### [What to work on]
The data below is to be repeated in full, exactly as shown.

___ Information provided

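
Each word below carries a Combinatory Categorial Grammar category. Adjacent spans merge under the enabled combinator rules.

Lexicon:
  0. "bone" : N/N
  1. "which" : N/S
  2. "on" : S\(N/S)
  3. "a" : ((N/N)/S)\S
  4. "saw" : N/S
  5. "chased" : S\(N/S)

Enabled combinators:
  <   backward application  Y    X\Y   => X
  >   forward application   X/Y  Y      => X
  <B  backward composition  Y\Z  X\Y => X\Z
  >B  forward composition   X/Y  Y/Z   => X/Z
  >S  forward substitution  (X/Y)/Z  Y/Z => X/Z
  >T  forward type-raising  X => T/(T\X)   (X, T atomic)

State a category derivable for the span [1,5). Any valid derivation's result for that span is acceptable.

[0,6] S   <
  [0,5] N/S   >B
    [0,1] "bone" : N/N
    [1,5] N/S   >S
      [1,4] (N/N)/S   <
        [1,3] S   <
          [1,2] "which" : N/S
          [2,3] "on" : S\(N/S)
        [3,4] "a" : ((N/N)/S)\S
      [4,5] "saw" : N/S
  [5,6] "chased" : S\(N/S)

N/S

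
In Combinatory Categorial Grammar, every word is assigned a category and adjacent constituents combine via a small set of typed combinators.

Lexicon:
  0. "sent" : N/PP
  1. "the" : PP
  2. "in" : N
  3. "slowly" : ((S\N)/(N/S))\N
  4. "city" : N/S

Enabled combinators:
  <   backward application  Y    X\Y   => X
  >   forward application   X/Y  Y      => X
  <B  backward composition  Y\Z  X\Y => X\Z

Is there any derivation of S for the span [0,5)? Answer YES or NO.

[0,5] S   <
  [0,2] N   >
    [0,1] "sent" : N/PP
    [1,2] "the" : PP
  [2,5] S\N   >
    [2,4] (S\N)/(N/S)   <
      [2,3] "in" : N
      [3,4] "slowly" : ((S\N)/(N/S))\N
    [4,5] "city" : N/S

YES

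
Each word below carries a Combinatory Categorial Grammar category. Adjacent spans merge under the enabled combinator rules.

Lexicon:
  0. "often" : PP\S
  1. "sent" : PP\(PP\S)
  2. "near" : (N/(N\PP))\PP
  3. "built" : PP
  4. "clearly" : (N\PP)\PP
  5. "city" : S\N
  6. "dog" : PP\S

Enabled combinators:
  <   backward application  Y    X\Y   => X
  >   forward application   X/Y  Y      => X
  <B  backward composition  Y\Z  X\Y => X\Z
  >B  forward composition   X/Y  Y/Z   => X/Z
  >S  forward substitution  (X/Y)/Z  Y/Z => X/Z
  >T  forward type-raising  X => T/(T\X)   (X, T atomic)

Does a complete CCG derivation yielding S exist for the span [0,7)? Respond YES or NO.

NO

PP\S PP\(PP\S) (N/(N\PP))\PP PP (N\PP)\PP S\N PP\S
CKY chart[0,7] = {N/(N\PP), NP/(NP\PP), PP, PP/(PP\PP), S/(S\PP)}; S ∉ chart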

______

### [Your response]
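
Each word below carries a Combinatory Categorial Grammar category. Adjacent spans merge under the enabled combinator rules.

Lexicon:
  0. "bone" : N/N
  1. "which" : N/S
  2. "on" : S\(N/S)
  3. "a" : ((N/N)/S)\S
  4. "saw" : N/S
  5. "chased" : S\(N/S)

Enabled combinators:
  <   backward application  Y    X\Y   => X
  >   forward application   X/Y  Y      => X
  <B  backward composition  Y\Z  X\Y => X\Z
  >B  forward composition   X/Y  Y/Z   => X/Z
  >S  forward substitution  (X/Y)/Z  Y/Z => X/Z
  >T  forward type-raising  X => T/(T\X)   (X, T atomic)

State a category derivable for the span [1,5). Any valid derivation's result for that span is acceptable.

[0,6] S   <
  [0,5] N/S   >B
    [0,1] "bone" : N/N
    [1,5] N/S   >S
      [1,4] (N/N)/S   <
        [1,3] S   <
          [1,2] "which" : N/S
          [2,3] "on" : S\(N/S)
        [3,4] "a" : ((N/N)/S)\S
      [4,5] "saw" : N/S
  [5,6] "chased" : S\(N/S)

N/S

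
In Combinatory Categorial Grammar, every word is assigned a category and adjacent constituents combine via a small set of typed combinators.

Lexicon:
  0. "sent" : N/PP
  1. "the" : PP
  2. "in" : N
  3. "slowly" : ((S\N)/(N/S))\N
  4. "city" : N/S

Enabled combinators:
  <   backward application  Y    X\Y   => X
  >   forward application   X/Y  Y      => X
  <B  backward composition  Y\Z  X\Y => X\Z

Is there any derivation of S for the span [0,5)? Answer YES or NO.

[0,5] S   <
  [0,2] N   >
    [0,1] "sent" : N/PP
    [1,2] "the" : PP
  [2,5] S\N   >
    [2,4] (S\N)/(N/S)   <
      [2,3] "in" : N
      [3,4] "slowly" : ((S\N)/(N/S))\N
    [4,5] "city" : N/S

YES

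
Each word below carries a Combinatory Categorial Grammar category. Adjacent spans merge under the enabled combinator rules.

Lexicon:
  0. "often" : PP\S
  1. "sent" : PP\(PP\S)
  2. "near" : (N/(N\PP))\PP
  3. "built" : PP
  4. "clearly" : (N\PP)\PP
  5. "city" : S\N
  6. "dog" : PP\S

Enabled combinators:
  <   backward application  Y    X\Y   => X
  >   forward application   X/Y  Y      => X
  <B  backward composition  Y\Z  X\Y => X\Z
  >B  forward composition   X/Y  Y/Z   => X/Z
  >S  forward substitution  (X/Y)/Z  Y/Z => X/Z
  >T  forward type-raising  X => T/(T\X)   (X, T atomic)

Does a complete CCG derivation yielding S exist for the span [0,7)? Respond YES or NO.

NO

PP\S PP\(PP\S) (N/(N\PP))\PP PP (N\PP)\PP S\N PP\S
CKY chart[0,7] = {N/(N\PP), NP/(NP\PP), PP, PP/(PP\PP), S/(S\PP)}; S ∉ chart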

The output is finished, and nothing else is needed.